Aim of the task:
Among the lines of the records below, copy those that hold the word "frequencies".

Saved data entries
------------------------------------------------------------------------

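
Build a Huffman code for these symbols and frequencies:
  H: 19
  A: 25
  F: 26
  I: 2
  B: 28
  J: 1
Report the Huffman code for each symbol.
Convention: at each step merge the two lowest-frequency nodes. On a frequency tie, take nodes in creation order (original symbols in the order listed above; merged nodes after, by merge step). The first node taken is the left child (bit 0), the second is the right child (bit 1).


Huffman tree construction:
Step 1: Merge J(1) + I(2) = 3
Step 2: Merge (J+I)(3) + H(19) = 22
Step 3: Merge ((J+I)+H)(22) + A(25) = 47
Step 4: Merge F(26) + B(28) = 54
Step 5: Merge (((J+I)+H)+A)(47) + (F+B)(54) = 101
Read each symbol's code off the tree from the root (left child = 0, right child = 1).

Codes:
  H: 001 (length 3)
  A: 01 (length 2)
  F: 10 (length 2)
  I: 0001 (length 4)
  B: 11 (length 2)
  J: 0000 (length 4)
Average code length: 227/101 = 2.2475 bits/symbol


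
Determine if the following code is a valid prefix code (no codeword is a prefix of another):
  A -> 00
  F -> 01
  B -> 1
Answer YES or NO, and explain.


Checking each pair (does one codeword prefix another?):
  A='00' vs F='01': no prefix
  A='00' vs B='1': no prefix
  F='01' vs A='00': no prefix
  F='01' vs B='1': no prefix
  B='1' vs A='00': no prefix
  B='1' vs F='01': no prefix
No violation found over all pairs.

YES -- this is a valid prefix code. No codeword is a prefix of any other codeword.


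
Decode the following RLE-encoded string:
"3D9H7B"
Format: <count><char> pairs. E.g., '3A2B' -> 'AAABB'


Expanding each <count><char> pair:
  3D -> 'DDD'
  9H -> 'HHHHHHHHH'
  7B -> 'BBBBBBB'

Decoded = DDDHHHHHHHHHBBBBBBB


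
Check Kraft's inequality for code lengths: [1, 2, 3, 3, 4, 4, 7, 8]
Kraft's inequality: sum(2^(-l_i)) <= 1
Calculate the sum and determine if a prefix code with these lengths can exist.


Sum = 2^(-1) + 2^(-2) + 2^(-3) + 2^(-3) + 2^(-4) + 2^(-4) + 2^(-7) + 2^(-8)
    = 0.5 + 0.25 + 0.125 + 0.125 + 0.0625 + 0.0625 + 0.0078125 + 0.00390625
    = 291/256 = 1.13671875
Since 1.13671875 > 1, Kraft's inequality is NOT satisfied.
A prefix code with these lengths CANNOT exist.

Kraft sum = 1.13671875. Not satisfied.


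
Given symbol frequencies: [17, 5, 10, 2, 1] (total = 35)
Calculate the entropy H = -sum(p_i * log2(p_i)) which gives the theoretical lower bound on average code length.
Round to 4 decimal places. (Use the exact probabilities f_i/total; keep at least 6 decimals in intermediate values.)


Per-symbol terms -p_i * log2(p_i) with p_i = f_i/35:
  p = 17/35 = 0.485714: log2(p) = -1.041820, -p*log2(p) = 0.506027
  p = 5/35 = 0.142857: log2(p) = -2.807355, -p*log2(p) = 0.401051
  p = 10/35 = 0.285714: log2(p) = -1.807355, -p*log2(p) = 0.516387
  p = 2/35 = 0.057143: log2(p) = -4.129283, -p*log2(p) = 0.235959
  p = 1/35 = 0.028571: log2(p) = -5.129283, -p*log2(p) = 0.146551
H = 0.506027 + 0.401051 + 0.516387 + 0.235959 + 0.146551 = 1.805975

H = 1.806 bits/symbol


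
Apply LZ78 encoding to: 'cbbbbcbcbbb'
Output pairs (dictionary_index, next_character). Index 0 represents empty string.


LZ78 encoding steps:
Dictionary: {0: ''}
Step 1: w='' (idx 0), next='c' -> output (0, 'c'), add 'c' as idx 1
Step 2: w='' (idx 0), next='b' -> output (0, 'b'), add 'b' as idx 2
Step 3: w='b' (idx 2), next='b' -> output (2, 'b'), add 'bb' as idx 3
Step 4: w='b' (idx 2), next='c' -> output (2, 'c'), add 'bc' as idx 4
Step 5: w='bc' (idx 4), next='b' -> output (4, 'b'), add 'bcb' as idx 5
Step 6: w='bb' (idx 3), end of input -> output (3, '')


Encoded: [(0, 'c'), (0, 'b'), (2, 'b'), (2, 'c'), (4, 'b'), (3, '')]


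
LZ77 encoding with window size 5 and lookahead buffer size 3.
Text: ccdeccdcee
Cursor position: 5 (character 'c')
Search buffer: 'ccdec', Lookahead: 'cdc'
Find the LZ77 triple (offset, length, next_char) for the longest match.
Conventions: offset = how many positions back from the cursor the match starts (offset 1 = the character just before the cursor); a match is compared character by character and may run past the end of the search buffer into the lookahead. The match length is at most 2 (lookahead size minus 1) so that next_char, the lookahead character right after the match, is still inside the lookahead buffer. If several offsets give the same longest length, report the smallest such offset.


Try each offset into the search buffer:
  offset=1 (pos 4, char 'c'): match length 1
  offset=2 (pos 3, char 'e'): match length 0
  offset=3 (pos 2, char 'd'): match length 0
  offset=4 (pos 1, char 'c'): match length 2
  offset=5 (pos 0, char 'c'): match length 1
Longest match has length 2 at offset 4.
next_char = character at position 5 + 2 = 7 -> 'c'

Best match: offset=4, length=2 (matching 'cd' starting at position 1)
LZ77 triple: (4, 2, 'c')


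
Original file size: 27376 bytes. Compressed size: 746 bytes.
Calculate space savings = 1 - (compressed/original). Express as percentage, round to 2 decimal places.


ratio = compressed/original = 746/27376 = 0.02725
savings = 1 - ratio = 1 - 0.02725 = 0.97275
as a percentage: 0.97275 * 100 = 97.27%

Space savings = 1 - 746/27376 = 97.27%


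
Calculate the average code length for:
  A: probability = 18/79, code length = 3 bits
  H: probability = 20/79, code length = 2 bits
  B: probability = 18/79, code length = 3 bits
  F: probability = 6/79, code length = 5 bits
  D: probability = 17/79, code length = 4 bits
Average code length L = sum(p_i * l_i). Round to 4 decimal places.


Weighted contributions p_i * l_i:
  A: (18/79) * 3 = 54/79
  H: (20/79) * 2 = 40/79
  B: (18/79) * 3 = 54/79
  F: (6/79) * 5 = 30/79
  D: (17/79) * 4 = 68/79
Sum = (54 + 40 + 54 + 30 + 68)/79 = 246/79

L = 246/79 = 3.1139 bits/symbol


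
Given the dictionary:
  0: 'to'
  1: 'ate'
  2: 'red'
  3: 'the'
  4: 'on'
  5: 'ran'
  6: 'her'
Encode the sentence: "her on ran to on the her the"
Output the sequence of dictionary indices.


Look up each word in the dictionary:
  'her' -> 6
  'on' -> 4
  'ran' -> 5
  'to' -> 0
  'on' -> 4
  'the' -> 3
  'her' -> 6
  'the' -> 3

Encoded: [6, 4, 5, 0, 4, 3, 6, 3]


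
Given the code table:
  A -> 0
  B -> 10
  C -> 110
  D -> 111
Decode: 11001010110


Decoding:
110 -> C
0 -> A
10 -> B
10 -> B
110 -> C


Result: CABBC


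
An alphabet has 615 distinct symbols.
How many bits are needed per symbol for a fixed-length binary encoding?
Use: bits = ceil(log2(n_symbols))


log2(615) = 9.2644
Bracket: 2^9 = 512 < 615 <= 2^10 = 1024
So ceil(log2(615)) = 10

bits = ceil(log2(615)) = ceil(9.2644) = 10 bits


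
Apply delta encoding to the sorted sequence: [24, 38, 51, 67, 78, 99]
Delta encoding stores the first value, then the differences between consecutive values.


First value: 24
Deltas:
  38 - 24 = 14
  51 - 38 = 13
  67 - 51 = 16
  78 - 67 = 11
  99 - 78 = 21


Delta encoded: [24, 14, 13, 16, 11, 21]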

------------------------------------------------------------------------

Worked solution:
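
Build a Huffman code for these symbols and frequencies:
Given symbol frequencies: [17, 5, 10, 2, 1] (total = 35)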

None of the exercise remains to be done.